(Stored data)
○ ○ ○ ○ ○ ○ ○

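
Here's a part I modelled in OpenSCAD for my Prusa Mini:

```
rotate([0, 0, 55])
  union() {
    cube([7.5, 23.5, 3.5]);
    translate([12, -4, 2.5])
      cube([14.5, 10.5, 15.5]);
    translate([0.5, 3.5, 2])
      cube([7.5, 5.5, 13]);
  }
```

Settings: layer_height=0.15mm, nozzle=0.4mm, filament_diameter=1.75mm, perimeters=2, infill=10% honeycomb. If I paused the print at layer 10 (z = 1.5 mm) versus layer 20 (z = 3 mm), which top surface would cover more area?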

○ ○ ○ ○ ○ ○ ○

- _WHAT THE TASK REQUIRES_
Where does the word "cube" appear in the records? Copy every line that holds it.

- _FINISHED EXERCISE_
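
    cube([7.5, 23.5, 3.5]);
      cube([14.5, 10.5, 15.5]);
      cube([7.5, 5.5, 13]);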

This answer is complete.